(Collected data entries)
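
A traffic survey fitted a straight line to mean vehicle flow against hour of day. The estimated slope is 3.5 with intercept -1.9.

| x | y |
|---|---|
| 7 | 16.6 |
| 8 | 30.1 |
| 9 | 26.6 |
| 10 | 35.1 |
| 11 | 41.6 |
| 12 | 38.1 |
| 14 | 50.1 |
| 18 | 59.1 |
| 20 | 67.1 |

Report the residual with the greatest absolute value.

x=7: ŷ = -1.9 + 3.5·7 = 22.6; r = 16.6 − 22.6 = -6
x=8: ŷ = -1.9 + 3.5·8 = 26.1; r = 30.1 − 26.1 = 4
x=9: ŷ = -1.9 + 3.5·9 = 29.6; r = 26.6 − 29.6 = -3
x=10: ŷ = -1.9 + 3.5·10 = 33.1; r = 35.1 − 33.1 = 2
x=11: ŷ = -1.9 + 3.5·11 = 36.6; r = 41.6 − 36.6 = 5
x=12: ŷ = -1.9 + 3.5·12 = 40.1; r = 38.1 − 40.1 = -2
x=14: ŷ = -1.9 + 3.5·14 = 47.1; r = 50.1 − 47.1 = 3
x=18: ŷ = -1.9 + 3.5·18 = 61.1; r = 59.1 − 61.1 = -2
x=20: ŷ = -1.9 + 3.5·20 = 68.1; r = 67.1 − 68.1 = -1
Largest |r| is 6 at x = 7, residual -6.

r = -6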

Problem requirements » Retype the lines above, keeping every character.

Task solution »
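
A traffic survey fitted a straight line to mean vehicle flow against hour of day. The estimated slope is 3.5 with intercept -1.9.

| x | y |
|---|---|
| 7 | 16.6 |
| 8 | 30.1 |
| 9 | 26.6 |
| 10 | 35.1 |
| 11 | 41.6 |
| 12 | 38.1 |
| 14 | 50.1 |
| 18 | 59.1 |
| 20 | 67.1 |

Report the residual with the greatest absolute value.

x=7: ŷ = -1.9 + 3.5·7 = 22.6; r = 16.6 − 22.6 = -6
x=8: ŷ = -1.9 + 3.5·8 = 26.1; r = 30.1 − 26.1 = 4
x=9: ŷ = -1.9 + 3.5·9 = 29.6; r = 26.6 − 29.6 = -3
x=10: ŷ = -1.9 + 3.5·10 = 33.1; r = 35.1 − 33.1 = 2
x=11: ŷ = -1.9 + 3.5·11 = 36.6; r = 41.6 − 36.6 = 5
x=12: ŷ = -1.9 + 3.5·12 = 40.1; r = 38.1 − 40.1 = -2
x=14: ŷ = -1.9 + 3.5·14 = 47.1; r = 50.1 − 47.1 = 3
x=18: ŷ = -1.9 + 3.5·18 = 61.1; r = 59.1 − 61.1 = -2
x=20: ŷ = -1.9 + 3.5·20 = 68.1; r = 67.1 − 68.1 = -1
Largest |r| is 6 at x = 7, residual -6.

r = -6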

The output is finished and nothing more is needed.